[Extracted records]
%%

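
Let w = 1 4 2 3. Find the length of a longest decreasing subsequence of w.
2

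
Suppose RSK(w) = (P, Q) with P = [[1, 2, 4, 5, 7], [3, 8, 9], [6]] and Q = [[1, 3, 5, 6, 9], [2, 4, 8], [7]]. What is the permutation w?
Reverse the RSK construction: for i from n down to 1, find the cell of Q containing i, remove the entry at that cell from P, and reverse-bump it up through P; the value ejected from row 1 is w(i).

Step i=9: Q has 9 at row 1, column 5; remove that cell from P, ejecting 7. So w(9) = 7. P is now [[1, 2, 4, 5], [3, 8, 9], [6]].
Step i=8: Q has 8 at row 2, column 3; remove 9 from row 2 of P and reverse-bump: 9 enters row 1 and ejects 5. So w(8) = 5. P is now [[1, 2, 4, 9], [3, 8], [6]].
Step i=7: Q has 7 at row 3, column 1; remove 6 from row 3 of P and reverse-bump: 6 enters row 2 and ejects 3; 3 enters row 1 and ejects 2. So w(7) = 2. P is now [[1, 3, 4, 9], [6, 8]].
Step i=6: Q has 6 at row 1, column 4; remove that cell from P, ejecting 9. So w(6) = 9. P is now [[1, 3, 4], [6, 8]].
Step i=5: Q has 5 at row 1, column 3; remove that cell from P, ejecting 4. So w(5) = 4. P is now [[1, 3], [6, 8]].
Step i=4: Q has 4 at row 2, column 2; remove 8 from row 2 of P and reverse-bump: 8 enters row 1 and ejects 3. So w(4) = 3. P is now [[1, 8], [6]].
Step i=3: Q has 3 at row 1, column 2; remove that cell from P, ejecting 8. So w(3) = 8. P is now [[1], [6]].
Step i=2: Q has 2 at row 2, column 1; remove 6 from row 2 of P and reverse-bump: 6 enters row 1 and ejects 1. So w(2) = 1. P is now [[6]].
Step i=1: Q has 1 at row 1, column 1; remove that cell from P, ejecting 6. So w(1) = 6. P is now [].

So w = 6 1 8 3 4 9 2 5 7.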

%%
%%

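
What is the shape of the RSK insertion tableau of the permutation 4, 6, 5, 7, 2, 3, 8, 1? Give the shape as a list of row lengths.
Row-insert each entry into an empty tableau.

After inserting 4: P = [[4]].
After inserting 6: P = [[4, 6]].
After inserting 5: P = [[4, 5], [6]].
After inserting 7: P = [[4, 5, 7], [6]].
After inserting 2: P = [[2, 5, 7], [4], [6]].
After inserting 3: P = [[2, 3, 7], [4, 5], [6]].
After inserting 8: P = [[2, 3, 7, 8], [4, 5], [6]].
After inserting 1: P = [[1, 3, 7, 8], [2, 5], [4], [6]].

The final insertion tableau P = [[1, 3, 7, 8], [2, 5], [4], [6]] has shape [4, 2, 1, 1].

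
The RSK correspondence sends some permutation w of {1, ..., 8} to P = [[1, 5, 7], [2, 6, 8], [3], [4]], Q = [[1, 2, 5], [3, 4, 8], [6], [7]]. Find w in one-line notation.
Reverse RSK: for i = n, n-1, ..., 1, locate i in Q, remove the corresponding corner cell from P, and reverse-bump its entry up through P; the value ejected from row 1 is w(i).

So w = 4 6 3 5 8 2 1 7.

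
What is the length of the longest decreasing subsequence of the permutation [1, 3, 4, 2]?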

%%
%%

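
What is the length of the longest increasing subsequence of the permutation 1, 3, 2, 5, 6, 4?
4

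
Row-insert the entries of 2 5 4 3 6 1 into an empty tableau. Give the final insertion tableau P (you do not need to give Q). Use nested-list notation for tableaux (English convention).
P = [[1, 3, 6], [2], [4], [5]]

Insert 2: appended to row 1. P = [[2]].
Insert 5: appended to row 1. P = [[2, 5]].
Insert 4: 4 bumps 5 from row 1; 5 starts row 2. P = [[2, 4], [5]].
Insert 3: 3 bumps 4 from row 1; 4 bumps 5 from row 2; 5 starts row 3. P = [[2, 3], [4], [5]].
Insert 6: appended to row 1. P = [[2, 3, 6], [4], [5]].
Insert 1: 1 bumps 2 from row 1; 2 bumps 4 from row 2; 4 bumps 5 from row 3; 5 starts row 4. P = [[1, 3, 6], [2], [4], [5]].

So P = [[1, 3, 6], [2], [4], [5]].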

%%

# [Exercise instructions]
Return, word for word, the lines of the data above from the line with "What is the shape" through the line with "What is the length of the longest decreasing", inclusive.

# [Expected answer]
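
What is the shape of the RSK insertion tableau of the permutation 4, 6, 5, 7, 2, 3, 8, 1? Give the shape as a list of row lengths.
Row-insert each entry into an empty tableau.

After inserting 4: P = [[4]].
After inserting 6: P = [[4, 6]].
After inserting 5: P = [[4, 5], [6]].
After inserting 7: P = [[4, 5, 7], [6]].
After inserting 2: P = [[2, 5, 7], [4], [6]].
After inserting 3: P = [[2, 3, 7], [4, 5], [6]].
After inserting 8: P = [[2, 3, 7, 8], [4, 5], [6]].
After inserting 1: P = [[1, 3, 7, 8], [2, 5], [4], [6]].

The final insertion tableau P = [[1, 3, 7, 8], [2, 5], [4], [6]] has shape [4, 2, 1, 1].

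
The RSK correspondence sends some permutation w of {1, ..., 8} to P = [[1, 5, 7], [2, 6, 8], [3], [4]], Q = [[1, 2, 5], [3, 4, 8], [6], [7]]. Find w in one-line notation.
Reverse RSK: for i = n, n-1, ..., 1, locate i in Q, remove the corresponding corner cell from P, and reverse-bump its entry up through P; the value ejected from row 1 is w(i).

So w = 4 6 3 5 8 2 1 7.

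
What is the length of the longest decreasing subsequence of the permutation [1, 3, 4, 2]?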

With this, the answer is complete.